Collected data
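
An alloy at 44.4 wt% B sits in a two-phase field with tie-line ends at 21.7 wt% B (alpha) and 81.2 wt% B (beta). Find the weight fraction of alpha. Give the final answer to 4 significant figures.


f_alpha = (C_beta - C0) / (C_beta - C_alpha)
f_alpha = (81.2 - 44.4) / (81.2 - 21.7)
f_alpha = 0.6185


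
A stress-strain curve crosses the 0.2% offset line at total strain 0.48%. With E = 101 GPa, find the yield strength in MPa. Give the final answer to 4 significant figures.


Offset strain = 0.002
Elastic strain at yield = total_strain - offset = 4.8e-03 - 0.002 = 2.8e-03
sigma_y = E * elastic_strain = 101000 * 2.8e-03
sigma_y = 282.8 MPa


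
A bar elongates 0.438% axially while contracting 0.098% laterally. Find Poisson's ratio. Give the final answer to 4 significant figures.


nu = -epsilon_lat / epsilon_axial
Lateral strain is contraction (negative), so using magnitudes:
nu = 0.098 / 0.438
nu = 0.2237


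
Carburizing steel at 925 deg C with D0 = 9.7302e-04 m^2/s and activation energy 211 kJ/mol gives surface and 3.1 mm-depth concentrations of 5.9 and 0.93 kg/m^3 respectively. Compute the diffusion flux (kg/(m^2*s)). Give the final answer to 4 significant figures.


Step 1: D = D0 * exp(-Qd/(R*T))
T = 925 + 273.15 = 1198.15 K
D = 9.7302e-04 * exp(-211e3 / (8.314 * 1198.15)) = 6.15201e-13 m^2/s
Step 2: J = D * (C1 - C2) / dx
J = 6.15201e-13 * (5.9 - 0.93) / 3.1e-03
J = 9.863e-10 kg/(m^2*s)


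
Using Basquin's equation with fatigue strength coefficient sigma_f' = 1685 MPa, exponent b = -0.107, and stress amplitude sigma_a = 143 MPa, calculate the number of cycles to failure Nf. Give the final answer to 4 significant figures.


sigma_a = sigma_f' * (2*Nf)^b
2*Nf = (sigma_a / sigma_f')^(1/b)
2*Nf = (143 / 1685)^(1/-0.107)
2*Nf = 1.02757e+10
Nf = 5.138e+09 cycles


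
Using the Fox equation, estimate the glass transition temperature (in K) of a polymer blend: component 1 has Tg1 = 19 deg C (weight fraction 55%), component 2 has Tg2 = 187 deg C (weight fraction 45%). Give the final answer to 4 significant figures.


1/Tg = w1/Tg1 + w2/Tg2 (in Kelvin)
Tg1 = 292.15 K, Tg2 = 460.15 K
1/Tg = 0.55/292.15 + 0.45/460.15
Tg = 349.6 K


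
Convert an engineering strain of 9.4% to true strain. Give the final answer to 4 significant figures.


epsilon_true = ln(1 + epsilon_eng)
epsilon_true = ln(1 + 0.094)
epsilon_true = 0.08984


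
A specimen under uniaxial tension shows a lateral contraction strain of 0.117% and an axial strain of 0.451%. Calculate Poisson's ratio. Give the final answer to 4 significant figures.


nu = -epsilon_lat / epsilon_axial
Lateral strain is contraction (negative), so using magnitudes:
nu = 0.117 / 0.451
nu = 0.2594


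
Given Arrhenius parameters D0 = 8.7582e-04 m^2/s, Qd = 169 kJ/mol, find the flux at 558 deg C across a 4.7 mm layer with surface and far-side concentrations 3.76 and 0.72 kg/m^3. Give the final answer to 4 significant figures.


Step 1: D = D0 * exp(-Qd/(R*T))
T = 558 + 273.15 = 831.15 K
D = 8.7582e-04 * exp(-169e3 / (8.314 * 831.15)) = 2.09421e-14 m^2/s
Step 2: J = D * (C1 - C2) / dx
J = 2.09421e-14 * (3.76 - 0.72) / 4.7e-03
J = 1.355e-11 kg/(m^2*s)


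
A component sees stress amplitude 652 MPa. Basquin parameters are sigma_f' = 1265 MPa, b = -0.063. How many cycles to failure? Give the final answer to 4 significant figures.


sigma_a = sigma_f' * (2*Nf)^b
2*Nf = (sigma_a / sigma_f')^(1/b)
2*Nf = (652 / 1265)^(1/-0.063)
2*Nf = 37062.6
Nf = 18530 cycles


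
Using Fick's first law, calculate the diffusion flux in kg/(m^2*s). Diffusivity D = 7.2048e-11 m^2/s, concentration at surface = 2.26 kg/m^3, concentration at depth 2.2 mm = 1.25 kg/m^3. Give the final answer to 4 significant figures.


J = -D * (dC/dx) = D * (C1 - C2) / dx
J = 7.2048e-11 * (2.26 - 1.25) / 2.2e-03
J = 3.308e-08 kg/(m^2*s)


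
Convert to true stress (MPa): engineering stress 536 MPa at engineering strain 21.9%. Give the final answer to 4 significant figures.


sigma_true = sigma_eng * (1 + epsilon_eng)
sigma_true = 536 * (1 + 0.219)
sigma_true = 653.4 MPa


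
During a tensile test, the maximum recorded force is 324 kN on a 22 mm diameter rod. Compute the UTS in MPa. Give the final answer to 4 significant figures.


A0 = pi*(d/2)^2 = pi*(22/2)^2 = 380.133 mm^2
UTS = F_max / A0 = 324*1000 / 380.133
UTS = 852.3 MPa


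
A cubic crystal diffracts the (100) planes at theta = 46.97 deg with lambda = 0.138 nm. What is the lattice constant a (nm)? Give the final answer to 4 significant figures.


d = lambda / (2*sin(theta))
d = 0.138 / (2*sin(46.97 deg))
d = 0.0943917 nm
a = d * sqrt(h^2+k^2+l^2) = 0.0943917 * sqrt(1)
a = 0.09439 nm


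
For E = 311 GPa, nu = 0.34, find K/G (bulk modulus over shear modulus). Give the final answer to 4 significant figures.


G = E / (2*(1+nu))
G = 311 / (2*(1+0.34)) = 116.045 GPa
K = E / (3*(1-2*nu))
K = 311 / (3*(1-2*0.34)) = 323.958 GPa
K/G = 323.958 / 116.045 = 2.792


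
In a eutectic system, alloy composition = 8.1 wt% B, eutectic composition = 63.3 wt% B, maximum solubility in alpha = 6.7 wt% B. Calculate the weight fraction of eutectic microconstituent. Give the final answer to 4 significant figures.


f_primary = (C_e - C0) / (C_e - C_alpha_max)
f_primary = (63.3 - 8.1) / (63.3 - 6.7)
f_primary = 0.975265
f_eutectic = 1 - 0.975265 = 0.02473


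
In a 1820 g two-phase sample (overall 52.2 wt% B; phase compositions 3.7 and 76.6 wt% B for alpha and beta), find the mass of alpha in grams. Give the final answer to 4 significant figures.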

-- What is needed --
Each record above is to be reproduced verbatim.

-- Response to this task --
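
An alloy at 44.4 wt% B sits in a two-phase field with tie-line ends at 21.7 wt% B (alpha) and 81.2 wt% B (beta). Find the weight fraction of alpha. Give the final answer to 4 significant figures.


f_alpha = (C_beta - C0) / (C_beta - C_alpha)
f_alpha = (81.2 - 44.4) / (81.2 - 21.7)
f_alpha = 0.6185


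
A stress-strain curve crosses the 0.2% offset line at total strain 0.48%. With E = 101 GPa, find the yield strength in MPa. Give the final answer to 4 significant figures.


Offset strain = 0.002
Elastic strain at yield = total_strain - offset = 4.8e-03 - 0.002 = 2.8e-03
sigma_y = E * elastic_strain = 101000 * 2.8e-03
sigma_y = 282.8 MPa


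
A bar elongates 0.438% axially while contracting 0.098% laterally. Find Poisson's ratio. Give the final answer to 4 significant figures.


nu = -epsilon_lat / epsilon_axial
Lateral strain is contraction (negative), so using magnitudes:
nu = 0.098 / 0.438
nu = 0.2237


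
Carburizing steel at 925 deg C with D0 = 9.7302e-04 m^2/s and activation energy 211 kJ/mol gives surface and 3.1 mm-depth concentrations of 5.9 and 0.93 kg/m^3 respectively. Compute the diffusion flux (kg/(m^2*s)). Give the final answer to 4 significant figures.


Step 1: D = D0 * exp(-Qd/(R*T))
T = 925 + 273.15 = 1198.15 K
D = 9.7302e-04 * exp(-211e3 / (8.314 * 1198.15)) = 6.15201e-13 m^2/s
Step 2: J = D * (C1 - C2) / dx
J = 6.15201e-13 * (5.9 - 0.93) / 3.1e-03
J = 9.863e-10 kg/(m^2*s)


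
Using Basquin's equation with fatigue strength coefficient sigma_f' = 1685 MPa, exponent b = -0.107, and stress amplitude sigma_a = 143 MPa, calculate the number of cycles to failure Nf. Give the final answer to 4 significant figures.


sigma_a = sigma_f' * (2*Nf)^b
2*Nf = (sigma_a / sigma_f')^(1/b)
2*Nf = (143 / 1685)^(1/-0.107)
2*Nf = 1.02757e+10
Nf = 5.138e+09 cycles


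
Using the Fox equation, estimate the glass transition temperature (in K) of a polymer blend: component 1 has Tg1 = 19 deg C (weight fraction 55%), component 2 has Tg2 = 187 deg C (weight fraction 45%). Give the final answer to 4 significant figures.


1/Tg = w1/Tg1 + w2/Tg2 (in Kelvin)
Tg1 = 292.15 K, Tg2 = 460.15 K
1/Tg = 0.55/292.15 + 0.45/460.15
Tg = 349.6 K


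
Convert an engineering strain of 9.4% to true strain. Give the final answer to 4 significant figures.


epsilon_true = ln(1 + epsilon_eng)
epsilon_true = ln(1 + 0.094)
epsilon_true = 0.08984


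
A specimen under uniaxial tension shows a lateral contraction strain of 0.117% and an axial strain of 0.451%. Calculate Poisson's ratio. Give the final answer to 4 significant figures.


nu = -epsilon_lat / epsilon_axial
Lateral strain is contraction (negative), so using magnitudes:
nu = 0.117 / 0.451
nu = 0.2594


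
Given Arrhenius parameters D0 = 8.7582e-04 m^2/s, Qd = 169 kJ/mol, find the flux at 558 deg C across a 4.7 mm layer with surface and far-side concentrations 3.76 and 0.72 kg/m^3. Give the final answer to 4 significant figures.


Step 1: D = D0 * exp(-Qd/(R*T))
T = 558 + 273.15 = 831.15 K
D = 8.7582e-04 * exp(-169e3 / (8.314 * 831.15)) = 2.09421e-14 m^2/s
Step 2: J = D * (C1 - C2) / dx
J = 2.09421e-14 * (3.76 - 0.72) / 4.7e-03
J = 1.355e-11 kg/(m^2*s)


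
A component sees stress amplitude 652 MPa. Basquin parameters are sigma_f' = 1265 MPa, b = -0.063. How many cycles to failure? Give the final answer to 4 significant figures.


sigma_a = sigma_f' * (2*Nf)^b
2*Nf = (sigma_a / sigma_f')^(1/b)
2*Nf = (652 / 1265)^(1/-0.063)
2*Nf = 37062.6
Nf = 18530 cycles


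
Using Fick's first law, calculate the diffusion flux in kg/(m^2*s). Diffusivity D = 7.2048e-11 m^2/s, concentration at surface = 2.26 kg/m^3, concentration at depth 2.2 mm = 1.25 kg/m^3. Give the final answer to 4 significant figures.


J = -D * (dC/dx) = D * (C1 - C2) / dx
J = 7.2048e-11 * (2.26 - 1.25) / 2.2e-03
J = 3.308e-08 kg/(m^2*s)


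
Convert to true stress (MPa): engineering stress 536 MPa at engineering strain 21.9%. Give the final answer to 4 significant figures.


sigma_true = sigma_eng * (1 + epsilon_eng)
sigma_true = 536 * (1 + 0.219)
sigma_true = 653.4 MPa


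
During a tensile test, the maximum recorded force is 324 kN on a 22 mm diameter rod. Compute the UTS in MPa. Give the final answer to 4 significant figures.


A0 = pi*(d/2)^2 = pi*(22/2)^2 = 380.133 mm^2
UTS = F_max / A0 = 324*1000 / 380.133
UTS = 852.3 MPa


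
A cubic crystal diffracts the (100) planes at theta = 46.97 deg with lambda = 0.138 nm. What is the lattice constant a (nm)? Give the final answer to 4 significant figures.


d = lambda / (2*sin(theta))
d = 0.138 / (2*sin(46.97 deg))
d = 0.0943917 nm
a = d * sqrt(h^2+k^2+l^2) = 0.0943917 * sqrt(1)
a = 0.09439 nm


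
For E = 311 GPa, nu = 0.34, find K/G (bulk modulus over shear modulus). Give the final answer to 4 significant figures.


G = E / (2*(1+nu))
G = 311 / (2*(1+0.34)) = 116.045 GPa
K = E / (3*(1-2*nu))
K = 311 / (3*(1-2*0.34)) = 323.958 GPa
K/G = 323.958 / 116.045 = 2.792


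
In a eutectic system, alloy composition = 8.1 wt% B, eutectic composition = 63.3 wt% B, maximum solubility in alpha = 6.7 wt% B. Calculate the weight fraction of eutectic microconstituent. Give the final answer to 4 significant figures.


f_primary = (C_e - C0) / (C_e - C_alpha_max)
f_primary = (63.3 - 8.1) / (63.3 - 6.7)
f_primary = 0.975265
f_eutectic = 1 - 0.975265 = 0.02473


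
In a 1820 g two-phase sample (overall 52.2 wt% B; phase compositions 3.7 and 76.6 wt% B for alpha and beta), find the mass of alpha in grams. Give the final answer to 4 significant figures.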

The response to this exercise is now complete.